Print the data once more, exactly as supplied.
(Input for this task)
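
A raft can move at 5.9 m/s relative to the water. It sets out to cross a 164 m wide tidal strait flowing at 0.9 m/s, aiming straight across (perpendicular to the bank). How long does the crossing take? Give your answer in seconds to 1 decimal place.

27.8 s

The component of the raft's velocity perpendicular to the bank is 5.9 m/s.
The current is parallel to the bank, so it does not affect the crossing time.
Time = 164 / 5.900 = 27.797 s.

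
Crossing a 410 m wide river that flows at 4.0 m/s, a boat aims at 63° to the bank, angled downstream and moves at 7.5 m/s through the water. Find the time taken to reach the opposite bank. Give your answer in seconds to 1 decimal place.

61.4 s

The component of the boat's velocity perpendicular to the bank is 7.5 × sin 63° = 6.683 m/s.
The flow acts along the bank and has no component across it.
Time = 410 / 6.683 = 61.354 s.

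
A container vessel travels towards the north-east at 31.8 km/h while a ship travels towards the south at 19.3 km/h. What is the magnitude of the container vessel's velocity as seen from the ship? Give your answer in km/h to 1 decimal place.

47.5 km/h

Taking east as x and north as y: container vessel velocity = (22.486, 22.486) km/h; ship velocity = (0.000, -19.300) km/h.
Velocity of container vessel relative to ship = (22.486, 22.486) − (0.000, -19.300) = (22.486, 41.786) km/h.
Magnitude = |(22.486, 41.786)| = 47.452 km/h.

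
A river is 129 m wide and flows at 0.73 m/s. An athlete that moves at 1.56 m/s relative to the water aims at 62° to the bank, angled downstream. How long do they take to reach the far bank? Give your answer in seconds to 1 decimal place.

The component of the athlete's velocity perpendicular to the bank is 1.56 × sin 62° = 1.377 m/s.
The flow acts along the bank and has no component across it.
Time = 129 / 1.377 = 93.655 s.

93.7 s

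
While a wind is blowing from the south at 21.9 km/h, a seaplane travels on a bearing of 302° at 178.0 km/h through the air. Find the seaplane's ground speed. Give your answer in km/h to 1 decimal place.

Taking east as x and north as y: velocity relative to the air = (-150.953, 94.326) km/h; the air relative to ground = (0.000, 21.900) km/h.
Velocity relative to ground = (-150.953, 94.326) + (0.000, 21.900) = (-150.953, 116.226) km/h.
Speed = |(-150.953, 116.226)| = 190.513 km/h.

190.5 km/h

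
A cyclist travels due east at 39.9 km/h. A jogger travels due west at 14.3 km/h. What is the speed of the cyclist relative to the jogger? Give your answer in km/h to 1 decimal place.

Taking east as x and north as y: cyclist velocity = (39.900, 0.000) km/h; jogger velocity = (-14.300, 0.000) km/h.
Velocity of cyclist relative to jogger = (39.900, 0.000) − (-14.300, 0.000) = (54.200, 0.000) km/h.
Magnitude = |(54.200, 0.000)| = 54.200 km/h.

54.2 km/h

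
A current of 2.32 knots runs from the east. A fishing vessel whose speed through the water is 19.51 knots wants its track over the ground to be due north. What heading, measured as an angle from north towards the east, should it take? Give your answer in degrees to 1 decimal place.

6.8°

The current pushes perpendicular to the desired track; the heading must have a component into the current equal to 2.32 knots: 19.51 sin θ = 2.32.
sin θ = 0.1189, so θ = 6.829°.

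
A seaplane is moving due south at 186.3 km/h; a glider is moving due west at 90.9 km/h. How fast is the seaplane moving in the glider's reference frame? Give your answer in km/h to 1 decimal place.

207.3 km/h

Taking east as x and north as y: seaplane velocity = (0.000, -186.300) km/h; glider velocity = (-90.900, 0.000) km/h.
Velocity of seaplane relative to glider = (0.000, -186.300) − (-90.900, 0.000) = (90.900, -186.300) km/h.
Magnitude = |(90.900, -186.300)| = 207.293 km/h.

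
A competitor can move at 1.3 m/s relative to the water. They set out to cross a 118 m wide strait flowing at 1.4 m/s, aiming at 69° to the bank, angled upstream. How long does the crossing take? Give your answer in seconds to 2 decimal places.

The component of the competitor's velocity perpendicular to the bank is 1.3 × sin 69° = 1.214 m/s.
The current is parallel to the bank, so it does not affect the crossing time.
Time = 118 / 1.214 = 97.227 s.

97.23 s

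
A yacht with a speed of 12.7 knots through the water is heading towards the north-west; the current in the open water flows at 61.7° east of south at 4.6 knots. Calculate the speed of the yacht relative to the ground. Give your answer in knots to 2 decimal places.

Taking east as x and north as y: velocity relative to the water = (-8.980, 8.980) knots; the water relative to ground = (4.050, -2.181) knots.
Velocity relative to ground = (-8.980, 8.980) + (4.050, -2.181) = (-4.930, 6.799) knots.
Speed = |(-4.930, 6.799)| = 8.399 knots.

8.40 knots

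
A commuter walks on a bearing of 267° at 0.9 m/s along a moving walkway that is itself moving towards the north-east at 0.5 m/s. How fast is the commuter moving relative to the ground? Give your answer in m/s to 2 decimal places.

Taking east as x and north as y: moving walkway velocity = (0.354, 0.354) m/s; commuter velocity relative to moving walkway = (-0.899, -0.047) m/s.
Velocity relative to ground = (0.354, 0.354) + (-0.899, -0.047) = (-0.545, 0.306) m/s.
Speed = |(-0.545, 0.306)| = 0.625 m/s.

0.63 m/s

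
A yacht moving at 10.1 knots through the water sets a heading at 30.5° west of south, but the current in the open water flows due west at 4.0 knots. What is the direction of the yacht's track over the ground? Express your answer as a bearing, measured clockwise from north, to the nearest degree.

Taking east as x and north as y: velocity relative to the water = (-5.126, -8.702) knots; the water relative to ground = (-4.000, 0.000) knots.
Velocity relative to ground = (-5.126, -8.702) + (-4.000, 0.000) = (-9.126, -8.702) knots.
Bearing = atan2(-9.13, -8.70) = 226.36° clockwise from north.

226°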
(End Input for this task)
**Answer**.
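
A raft can move at 5.9 m/s relative to the water. It sets out to cross a 164 m wide tidal strait flowing at 0.9 m/s, aiming straight across (perpendicular to the bank). How long does the crossing take? Give your answer in seconds to 1 decimal place.

27.8 s

The component of the raft's velocity perpendicular to the bank is 5.9 m/s.
The current is parallel to the bank, so it does not affect the crossing time.
Time = 164 / 5.900 = 27.797 s.

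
Crossing a 410 m wide river that flows at 4.0 m/s, a boat aims at 63° to the bank, angled downstream and moves at 7.5 m/s through the water. Find the time taken to reach the opposite bank. Give your answer in seconds to 1 decimal place.

61.4 s

The component of the boat's velocity perpendicular to the bank is 7.5 × sin 63° = 6.683 m/s.
The flow acts along the bank and has no component across it.
Time = 410 / 6.683 = 61.354 s.

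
A container vessel travels towards the north-east at 31.8 km/h while a ship travels towards the south at 19.3 km/h. What is the magnitude of the container vessel's velocity as seen from the ship? Give your answer in km/h to 1 decimal place.

47.5 km/h

Taking east as x and north as y: container vessel velocity = (22.486, 22.486) km/h; ship velocity = (0.000, -19.300) km/h.
Velocity of container vessel relative to ship = (22.486, 22.486) − (0.000, -19.300) = (22.486, 41.786) km/h.
Magnitude = |(22.486, 41.786)| = 47.452 km/h.

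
A river is 129 m wide and flows at 0.73 m/s. An athlete that moves at 1.56 m/s relative to the water aims at 62° to the bank, angled downstream. How long do they take to reach the far bank? Give your answer in seconds to 1 decimal place.

The component of the athlete's velocity perpendicular to the bank is 1.56 × sin 62° = 1.377 m/s.
The flow acts along the bank and has no component across it.
Time = 129 / 1.377 = 93.655 s.

93.7 s

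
While a wind is blowing from the south at 21.9 km/h, a seaplane travels on a bearing of 302° at 178.0 km/h through the air. Find the seaplane's ground speed. Give your answer in km/h to 1 decimal place.

Taking east as x and north as y: velocity relative to the air = (-150.953, 94.326) km/h; the air relative to ground = (0.000, 21.900) km/h.
Velocity relative to ground = (-150.953, 94.326) + (0.000, 21.900) = (-150.953, 116.226) km/h.
Speed = |(-150.953, 116.226)| = 190.513 km/h.

190.5 km/h

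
A cyclist travels due east at 39.9 km/h. A jogger travels due west at 14.3 km/h. What is the speed of the cyclist relative to the jogger? Give your answer in km/h to 1 decimal place.

Taking east as x and north as y: cyclist velocity = (39.900, 0.000) km/h; jogger velocity = (-14.300, 0.000) km/h.
Velocity of cyclist relative to jogger = (39.900, 0.000) − (-14.300, 0.000) = (54.200, 0.000) km/h.
Magnitude = |(54.200, 0.000)| = 54.200 km/h.

54.2 km/h

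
A current of 2.32 knots runs from the east. A fishing vessel whose speed through the water is 19.51 knots wants its track over the ground to be due north. What heading, measured as an angle from north towards the east, should it take? Give your answer in degrees to 1 decimal place.

6.8°

The current pushes perpendicular to the desired track; the heading must have a component into the current equal to 2.32 knots: 19.51 sin θ = 2.32.
sin θ = 0.1189, so θ = 6.829°.

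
A seaplane is moving due south at 186.3 km/h; a glider is moving due west at 90.9 km/h. How fast is the seaplane moving in the glider's reference frame? Give your answer in km/h to 1 decimal place.

207.3 km/h

Taking east as x and north as y: seaplane velocity = (0.000, -186.300) km/h; glider velocity = (-90.900, 0.000) km/h.
Velocity of seaplane relative to glider = (0.000, -186.300) − (-90.900, 0.000) = (90.900, -186.300) km/h.
Magnitude = |(90.900, -186.300)| = 207.293 km/h.

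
A competitor can move at 1.3 m/s relative to the water. They set out to cross a 118 m wide strait flowing at 1.4 m/s, aiming at 69° to the bank, angled upstream. How long does the crossing take? Give your answer in seconds to 2 decimal places.

The component of the competitor's velocity perpendicular to the bank is 1.3 × sin 69° = 1.214 m/s.
The current is parallel to the bank, so it does not affect the crossing time.
Time = 118 / 1.214 = 97.227 s.

97.23 s

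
A yacht with a speed of 12.7 knots through the water is heading towards the north-west; the current in the open water flows at 61.7° east of south at 4.6 knots. Calculate the speed of the yacht relative to the ground. Give your answer in knots to 2 decimal places.

Taking east as x and north as y: velocity relative to the water = (-8.980, 8.980) knots; the water relative to ground = (4.050, -2.181) knots.
Velocity relative to ground = (-8.980, 8.980) + (4.050, -2.181) = (-4.930, 6.799) knots.
Speed = |(-4.930, 6.799)| = 8.399 knots.

8.40 knots

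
A commuter walks on a bearing of 267° at 0.9 m/s along a moving walkway that is itself moving towards the north-east at 0.5 m/s. How fast is the commuter moving relative to the ground? Give your answer in m/s to 2 decimal places.

Taking east as x and north as y: moving walkway velocity = (0.354, 0.354) m/s; commuter velocity relative to moving walkway = (-0.899, -0.047) m/s.
Velocity relative to ground = (0.354, 0.354) + (-0.899, -0.047) = (-0.545, 0.306) m/s.
Speed = |(-0.545, 0.306)| = 0.625 m/s.

0.63 m/s

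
A yacht moving at 10.1 knots through the water sets a heading at 30.5° west of south, but the current in the open water flows due west at 4.0 knots. What is the direction of the yacht's track over the ground? Express your answer as a bearing, measured clockwise from north, to the nearest degree.

Taking east as x and north as y: velocity relative to the water = (-5.126, -8.702) knots; the water relative to ground = (-4.000, 0.000) knots.
Velocity relative to ground = (-5.126, -8.702) + (-4.000, 0.000) = (-9.126, -8.702) knots.
Bearing = atan2(-9.13, -8.70) = 226.36° clockwise from north.

226°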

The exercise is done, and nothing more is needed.